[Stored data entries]
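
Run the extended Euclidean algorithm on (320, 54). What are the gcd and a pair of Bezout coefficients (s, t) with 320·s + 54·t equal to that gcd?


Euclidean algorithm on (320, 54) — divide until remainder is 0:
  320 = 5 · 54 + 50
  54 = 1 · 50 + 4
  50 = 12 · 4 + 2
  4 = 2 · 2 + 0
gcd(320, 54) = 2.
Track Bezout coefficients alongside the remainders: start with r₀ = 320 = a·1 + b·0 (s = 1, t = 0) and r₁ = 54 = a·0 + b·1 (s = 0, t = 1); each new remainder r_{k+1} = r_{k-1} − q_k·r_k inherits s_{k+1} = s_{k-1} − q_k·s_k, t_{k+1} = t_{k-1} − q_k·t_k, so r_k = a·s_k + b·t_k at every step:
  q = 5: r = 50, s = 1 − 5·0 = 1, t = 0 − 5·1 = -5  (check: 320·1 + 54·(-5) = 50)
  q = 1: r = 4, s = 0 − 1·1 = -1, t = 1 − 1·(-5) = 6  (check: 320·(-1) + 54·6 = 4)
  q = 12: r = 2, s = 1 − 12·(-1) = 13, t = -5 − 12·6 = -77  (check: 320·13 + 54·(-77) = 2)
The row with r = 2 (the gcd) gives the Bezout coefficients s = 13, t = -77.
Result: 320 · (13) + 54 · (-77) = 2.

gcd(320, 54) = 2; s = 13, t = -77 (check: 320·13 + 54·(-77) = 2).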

§ **Work required**
Each record above has to be repeated word for word.

§ **Exercise answer**
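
Run the extended Euclidean algorithm on (320, 54). What are the gcd and a pair of Bezout coefficients (s, t) with 320·s + 54·t equal to that gcd?


Euclidean algorithm on (320, 54) — divide until remainder is 0:
  320 = 5 · 54 + 50
  54 = 1 · 50 + 4
  50 = 12 · 4 + 2
  4 = 2 · 2 + 0
gcd(320, 54) = 2.
Track Bezout coefficients alongside the remainders: start with r₀ = 320 = a·1 + b·0 (s = 1, t = 0) and r₁ = 54 = a·0 + b·1 (s = 0, t = 1); each new remainder r_{k+1} = r_{k-1} − q_k·r_k inherits s_{k+1} = s_{k-1} − q_k·s_k, t_{k+1} = t_{k-1} − q_k·t_k, so r_k = a·s_k + b·t_k at every step:
  q = 5: r = 50, s = 1 − 5·0 = 1, t = 0 − 5·1 = -5  (check: 320·1 + 54·(-5) = 50)
  q = 1: r = 4, s = 0 − 1·1 = -1, t = 1 − 1·(-5) = 6  (check: 320·(-1) + 54·6 = 4)
  q = 12: r = 2, s = 1 − 12·(-1) = 13, t = -5 − 12·6 = -77  (check: 320·13 + 54·(-77) = 2)
The row with r = 2 (the gcd) gives the Bezout coefficients s = 13, t = -77.
Result: 320 · (13) + 54 · (-77) = 2.

gcd(320, 54) = 2; s = 13, t = -77 (check: 320·13 + 54·(-77) = 2).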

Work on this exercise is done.